| What is expected |
Starting with the first line and ending with the line that holds "allowances claimed: 3;", repeat the material exactly.

| Data under study |
◆ ◆ ◆ ◆ ◆
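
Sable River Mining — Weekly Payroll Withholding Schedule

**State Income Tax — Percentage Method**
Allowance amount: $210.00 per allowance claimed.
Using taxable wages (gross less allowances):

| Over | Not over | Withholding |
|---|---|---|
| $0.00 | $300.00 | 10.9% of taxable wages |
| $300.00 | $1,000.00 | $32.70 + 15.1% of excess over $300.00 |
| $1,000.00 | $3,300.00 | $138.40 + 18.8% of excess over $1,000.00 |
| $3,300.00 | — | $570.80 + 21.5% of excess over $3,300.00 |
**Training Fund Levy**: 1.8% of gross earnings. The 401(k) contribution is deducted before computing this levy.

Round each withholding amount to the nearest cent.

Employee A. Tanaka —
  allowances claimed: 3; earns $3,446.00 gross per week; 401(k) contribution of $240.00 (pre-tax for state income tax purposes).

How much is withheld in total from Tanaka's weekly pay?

State Income Tax: taxable = $3,446.00 − $240.00 − 3×$210.00 = $2,576.00
  $138.40 + 18.8% × ($2,576.00 − $1,000.00) = $138.40 + 18.8% × $1,576.00 = $434.69
Training Fund Levy: 1.8% × $3,206.00 = $57.71
Total: $434.69 + $57.71 = $492.40

$492.40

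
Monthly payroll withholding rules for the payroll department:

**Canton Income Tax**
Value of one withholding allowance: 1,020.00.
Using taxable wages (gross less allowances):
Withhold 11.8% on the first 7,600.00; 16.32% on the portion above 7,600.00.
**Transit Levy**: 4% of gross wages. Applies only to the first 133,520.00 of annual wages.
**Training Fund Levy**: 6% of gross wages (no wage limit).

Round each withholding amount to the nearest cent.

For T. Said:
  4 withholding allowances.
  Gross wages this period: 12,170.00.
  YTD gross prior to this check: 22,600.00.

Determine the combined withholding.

2,193.77

Canton Income Tax: taxable = 12,170.00 − 4×1,020.00 = 8,090.00
  896.80 + 16.32% × (8,090.00 − 7,600.00) = 896.80 + 16.32% × 490.00 = 976.77
Transit Levy: 4% × 12,170.00 = 486.80
Training Fund Levy: 6% × 12,170.00 = 730.20
Total: 976.77 + 486.80 + 730.20 = 2,193.77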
◆ ◆ ◆ ◆ ◆
| Answer for the task |
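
Sable River Mining — Weekly Payroll Withholding Schedule

**State Income Tax — Percentage Method**
Allowance amount: $210.00 per allowance claimed.
Using taxable wages (gross less allowances):

| Over | Not over | Withholding |
|---|---|---|
| $0.00 | $300.00 | 10.9% of taxable wages |
| $300.00 | $1,000.00 | $32.70 + 15.1% of excess over $300.00 |
| $1,000.00 | $3,300.00 | $138.40 + 18.8% of excess over $1,000.00 |
| $3,300.00 | — | $570.80 + 21.5% of excess over $3,300.00 |
**Training Fund Levy**: 1.8% of gross earnings. The 401(k) contribution is deducted before computing this levy.

Round each withholding amount to the nearest cent.

Employee A. Tanaka —
  allowances claimed: 3; earns $3,446.00 gross per week; 401(k) contribution of $240.00 (pre-tax for state income tax purposes).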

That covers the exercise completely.